WHAT IS EXPECTED: In full and without alteration, print the entries.

DATASET:
[Start of section]

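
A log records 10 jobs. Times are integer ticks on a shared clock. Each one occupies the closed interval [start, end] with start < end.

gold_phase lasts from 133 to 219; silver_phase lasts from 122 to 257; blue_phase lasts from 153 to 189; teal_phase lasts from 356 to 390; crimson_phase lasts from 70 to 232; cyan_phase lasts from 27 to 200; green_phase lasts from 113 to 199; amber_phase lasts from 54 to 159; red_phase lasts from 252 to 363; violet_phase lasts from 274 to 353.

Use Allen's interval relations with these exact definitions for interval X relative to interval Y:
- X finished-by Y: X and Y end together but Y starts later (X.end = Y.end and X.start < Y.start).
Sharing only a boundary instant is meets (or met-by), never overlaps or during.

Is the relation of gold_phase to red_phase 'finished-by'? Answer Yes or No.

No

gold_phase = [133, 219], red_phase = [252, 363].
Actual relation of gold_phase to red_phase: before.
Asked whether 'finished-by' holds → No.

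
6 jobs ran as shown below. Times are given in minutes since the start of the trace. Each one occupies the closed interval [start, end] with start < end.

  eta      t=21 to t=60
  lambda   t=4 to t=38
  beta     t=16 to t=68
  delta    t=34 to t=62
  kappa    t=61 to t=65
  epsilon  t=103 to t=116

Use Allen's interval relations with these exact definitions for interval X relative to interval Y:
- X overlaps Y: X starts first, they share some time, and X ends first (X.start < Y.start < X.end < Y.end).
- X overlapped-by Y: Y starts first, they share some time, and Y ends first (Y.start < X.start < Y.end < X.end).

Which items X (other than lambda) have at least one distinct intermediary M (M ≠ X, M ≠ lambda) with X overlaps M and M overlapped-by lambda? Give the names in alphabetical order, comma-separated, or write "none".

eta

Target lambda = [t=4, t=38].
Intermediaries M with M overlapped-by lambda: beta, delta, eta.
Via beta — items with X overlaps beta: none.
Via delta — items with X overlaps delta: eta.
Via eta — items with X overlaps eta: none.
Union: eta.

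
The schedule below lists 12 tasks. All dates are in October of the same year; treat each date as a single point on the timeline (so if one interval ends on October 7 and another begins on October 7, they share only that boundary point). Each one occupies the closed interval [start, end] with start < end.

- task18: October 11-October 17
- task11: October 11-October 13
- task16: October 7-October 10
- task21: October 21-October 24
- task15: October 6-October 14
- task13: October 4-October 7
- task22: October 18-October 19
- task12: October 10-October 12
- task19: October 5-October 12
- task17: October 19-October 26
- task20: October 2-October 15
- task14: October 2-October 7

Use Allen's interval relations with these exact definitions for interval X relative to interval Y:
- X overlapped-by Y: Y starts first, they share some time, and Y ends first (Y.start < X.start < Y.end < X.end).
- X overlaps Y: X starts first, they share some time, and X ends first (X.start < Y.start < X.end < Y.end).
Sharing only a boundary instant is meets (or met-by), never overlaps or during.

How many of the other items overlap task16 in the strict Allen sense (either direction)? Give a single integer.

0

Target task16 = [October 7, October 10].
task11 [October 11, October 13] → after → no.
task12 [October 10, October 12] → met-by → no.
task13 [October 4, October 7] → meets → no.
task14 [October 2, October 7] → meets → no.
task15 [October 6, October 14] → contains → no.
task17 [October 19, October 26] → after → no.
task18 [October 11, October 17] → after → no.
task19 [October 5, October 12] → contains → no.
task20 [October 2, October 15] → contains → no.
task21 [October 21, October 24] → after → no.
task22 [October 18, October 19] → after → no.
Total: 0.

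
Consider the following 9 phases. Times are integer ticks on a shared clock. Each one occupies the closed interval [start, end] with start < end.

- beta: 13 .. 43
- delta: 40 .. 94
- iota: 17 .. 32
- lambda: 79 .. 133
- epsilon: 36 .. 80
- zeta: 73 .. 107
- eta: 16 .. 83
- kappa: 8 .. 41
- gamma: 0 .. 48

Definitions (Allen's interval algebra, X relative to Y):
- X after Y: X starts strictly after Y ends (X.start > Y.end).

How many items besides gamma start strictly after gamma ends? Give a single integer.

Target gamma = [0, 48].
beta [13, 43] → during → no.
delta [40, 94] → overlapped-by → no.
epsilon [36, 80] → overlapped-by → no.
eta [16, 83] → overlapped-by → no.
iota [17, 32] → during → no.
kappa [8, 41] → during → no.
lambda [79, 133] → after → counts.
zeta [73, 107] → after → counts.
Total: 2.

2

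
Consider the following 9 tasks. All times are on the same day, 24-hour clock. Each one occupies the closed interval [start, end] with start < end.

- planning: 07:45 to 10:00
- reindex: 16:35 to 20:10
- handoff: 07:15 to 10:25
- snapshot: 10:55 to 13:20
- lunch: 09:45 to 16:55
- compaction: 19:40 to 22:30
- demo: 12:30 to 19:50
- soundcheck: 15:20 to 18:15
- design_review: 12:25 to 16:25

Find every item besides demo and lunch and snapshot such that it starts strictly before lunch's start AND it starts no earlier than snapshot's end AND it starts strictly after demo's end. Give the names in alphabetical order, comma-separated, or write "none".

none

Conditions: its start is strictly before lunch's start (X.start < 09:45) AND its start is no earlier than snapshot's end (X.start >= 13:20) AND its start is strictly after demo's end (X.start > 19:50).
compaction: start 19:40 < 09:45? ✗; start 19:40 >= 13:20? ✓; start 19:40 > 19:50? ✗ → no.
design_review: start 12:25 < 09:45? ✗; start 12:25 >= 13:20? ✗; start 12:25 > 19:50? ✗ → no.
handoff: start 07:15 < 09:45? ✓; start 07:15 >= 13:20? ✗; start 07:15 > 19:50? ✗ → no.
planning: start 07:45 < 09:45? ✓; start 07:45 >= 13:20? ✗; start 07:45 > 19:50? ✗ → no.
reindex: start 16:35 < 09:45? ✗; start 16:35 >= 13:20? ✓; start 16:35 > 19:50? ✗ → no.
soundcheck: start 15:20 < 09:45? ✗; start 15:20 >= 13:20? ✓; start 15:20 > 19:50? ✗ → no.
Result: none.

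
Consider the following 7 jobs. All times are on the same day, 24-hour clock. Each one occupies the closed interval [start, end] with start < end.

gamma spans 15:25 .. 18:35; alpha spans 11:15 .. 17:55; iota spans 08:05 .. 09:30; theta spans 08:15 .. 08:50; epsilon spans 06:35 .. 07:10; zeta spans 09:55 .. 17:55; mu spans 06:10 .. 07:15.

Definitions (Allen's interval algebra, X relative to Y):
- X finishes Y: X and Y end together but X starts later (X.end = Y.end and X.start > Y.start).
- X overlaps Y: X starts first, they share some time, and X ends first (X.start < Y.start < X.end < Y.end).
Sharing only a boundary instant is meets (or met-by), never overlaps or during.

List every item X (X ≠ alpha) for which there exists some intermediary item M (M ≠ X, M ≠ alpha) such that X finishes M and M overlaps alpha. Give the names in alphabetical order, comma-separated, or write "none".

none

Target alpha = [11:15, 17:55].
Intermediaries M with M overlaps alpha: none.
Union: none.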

[End of section]

SOLUTION TO THE EXERCISE:
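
A log records 10 jobs. Times are integer ticks on a shared clock. Each one occupies the closed interval [start, end] with start < end.

gold_phase lasts from 133 to 219; silver_phase lasts from 122 to 257; blue_phase lasts from 153 to 189; teal_phase lasts from 356 to 390; crimson_phase lasts from 70 to 232; cyan_phase lasts from 27 to 200; green_phase lasts from 113 to 199; amber_phase lasts from 54 to 159; red_phase lasts from 252 to 363; violet_phase lasts from 274 to 353.

Use Allen's interval relations with these exact definitions for interval X relative to interval Y:
- X finished-by Y: X and Y end together but Y starts later (X.end = Y.end and X.start < Y.start).
Sharing only a boundary instant is meets (or met-by), never overlaps or during.

Is the relation of gold_phase to red_phase 'finished-by'? Answer Yes or No.

No

gold_phase = [133, 219], red_phase = [252, 363].
Actual relation of gold_phase to red_phase: before.
Asked whether 'finished-by' holds → No.

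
6 jobs ran as shown below. Times are given in minutes since the start of the trace. Each one occupies the closed interval [start, end] with start < end.

  eta      t=21 to t=60
  lambda   t=4 to t=38
  beta     t=16 to t=68
  delta    t=34 to t=62
  kappa    t=61 to t=65
  epsilon  t=103 to t=116

Use Allen's interval relations with these exact definitions for interval X relative to interval Y:
- X overlaps Y: X starts first, they share some time, and X ends first (X.start < Y.start < X.end < Y.end).
- X overlapped-by Y: Y starts first, they share some time, and Y ends first (Y.start < X.start < Y.end < X.end).

Which items X (other than lambda) have at least one distinct intermediary M (M ≠ X, M ≠ lambda) with X overlaps M and M overlapped-by lambda? Give the names in alphabetical order, comma-separated, or write "none".

eta

Target lambda = [t=4, t=38].
Intermediaries M with M overlapped-by lambda: beta, delta, eta.
Via beta — items with X overlaps beta: none.
Via delta — items with X overlaps delta: eta.
Via eta — items with X overlaps eta: none.
Union: eta.

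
The schedule below lists 12 tasks. All dates are in October of the same year; treat each date as a single point on the timeline (so if one interval ends on October 7 and another begins on October 7, they share only that boundary point). Each one occupies the closed interval [start, end] with start < end.

- task18: October 11-October 17
- task11: October 11-October 13
- task16: October 7-October 10
- task21: October 21-October 24
- task15: October 6-October 14
- task13: October 4-October 7
- task22: October 18-October 19
- task12: October 10-October 12
- task19: October 5-October 12
- task17: October 19-October 26
- task20: October 2-October 15
- task14: October 2-October 7

Use Allen's interval relations with these exact definitions for interval X relative to interval Y:
- X overlapped-by Y: Y starts first, they share some time, and Y ends first (Y.start < X.start < Y.end < X.end).
- X overlaps Y: X starts first, they share some time, and X ends first (X.start < Y.start < X.end < Y.end).
Sharing only a boundary instant is meets (or met-by), never overlaps or during.

How many of the other items overlap task16 in the strict Allen sense (either direction)? Give a single integer.

0

Target task16 = [October 7, October 10].
task11 [October 11, October 13] → after → no.
task12 [October 10, October 12] → met-by → no.
task13 [October 4, October 7] → meets → no.
task14 [October 2, October 7] → meets → no.
task15 [October 6, October 14] → contains → no.
task17 [October 19, October 26] → after → no.
task18 [October 11, October 17] → after → no.
task19 [October 5, October 12] → contains → no.
task20 [October 2, October 15] → contains → no.
task21 [October 21, October 24] → after → no.
task22 [October 18, October 19] → after → no.
Total: 0.

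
Consider the following 9 phases. Times are integer ticks on a shared clock. Each one occupies the closed interval [start, end] with start < end.

- beta: 13 .. 43
- delta: 40 .. 94
- iota: 17 .. 32
- lambda: 79 .. 133
- epsilon: 36 .. 80
- zeta: 73 .. 107
- eta: 16 .. 83
- kappa: 8 .. 41
- gamma: 0 .. 48

Definitions (Allen's interval algebra, X relative to Y):
- X after Y: X starts strictly after Y ends (X.start > Y.end).

How many items besides gamma start strictly after gamma ends? Give a single integer.

Target gamma = [0, 48].
beta [13, 43] → during → no.
delta [40, 94] → overlapped-by → no.
epsilon [36, 80] → overlapped-by → no.
eta [16, 83] → overlapped-by → no.
iota [17, 32] → during → no.
kappa [8, 41] → during → no.
lambda [79, 133] → after → counts.
zeta [73, 107] → after → counts.
Total: 2.

2

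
Consider the following 9 tasks. All times are on the same day, 24-hour clock. Each one occupies the closed interval [start, end] with start < end.

- planning: 07:45 to 10:00
- reindex: 16:35 to 20:10
- handoff: 07:15 to 10:25
- snapshot: 10:55 to 13:20
- lunch: 09:45 to 16:55
- compaction: 19:40 to 22:30
- demo: 12:30 to 19:50
- soundcheck: 15:20 to 18:15
- design_review: 12:25 to 16:25

Find every item besides demo and lunch and snapshot such that it starts strictly before lunch's start AND it starts no earlier than snapshot's end AND it starts strictly after demo's end. Give the names in alphabetical order, comma-separated, or write "none".

none

Conditions: its start is strictly before lunch's start (X.start < 09:45) AND its start is no earlier than snapshot's end (X.start >= 13:20) AND its start is strictly after demo's end (X.start > 19:50).
compaction: start 19:40 < 09:45? ✗; start 19:40 >= 13:20? ✓; start 19:40 > 19:50? ✗ → no.
design_review: start 12:25 < 09:45? ✗; start 12:25 >= 13:20? ✗; start 12:25 > 19:50? ✗ → no.
handoff: start 07:15 < 09:45? ✓; start 07:15 >= 13:20? ✗; start 07:15 > 19:50? ✗ → no.
planning: start 07:45 < 09:45? ✓; start 07:45 >= 13:20? ✗; start 07:45 > 19:50? ✗ → no.
reindex: start 16:35 < 09:45? ✗; start 16:35 >= 13:20? ✓; start 16:35 > 19:50? ✗ → no.
soundcheck: start 15:20 < 09:45? ✗; start 15:20 >= 13:20? ✓; start 15:20 > 19:50? ✗ → no.
Result: none.

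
Consider the following 7 jobs. All times are on the same day, 24-hour clock. Each one occupies the closed interval [start, end] with start < end.

gamma spans 15:25 .. 18:35; alpha spans 11:15 .. 17:55; iota spans 08:05 .. 09:30; theta spans 08:15 .. 08:50; epsilon spans 06:35 .. 07:10; zeta spans 09:55 .. 17:55; mu spans 06:10 .. 07:15.

Definitions (Allen's interval algebra, X relative to Y):
- X finishes Y: X and Y end together but X starts later (X.end = Y.end and X.start > Y.start).
- X overlaps Y: X starts first, they share some time, and X ends first (X.start < Y.start < X.end < Y.end).
Sharing only a boundary instant is meets (or met-by), never overlaps or during.

List every item X (X ≠ alpha) for which there exists some intermediary item M (M ≠ X, M ≠ alpha) such that X finishes M and M overlaps alpha. Give the names in alphabetical order, comma-separated, or write "none".

none

Target alpha = [11:15, 17:55].
Intermediaries M with M overlaps alpha: none.
Union: none.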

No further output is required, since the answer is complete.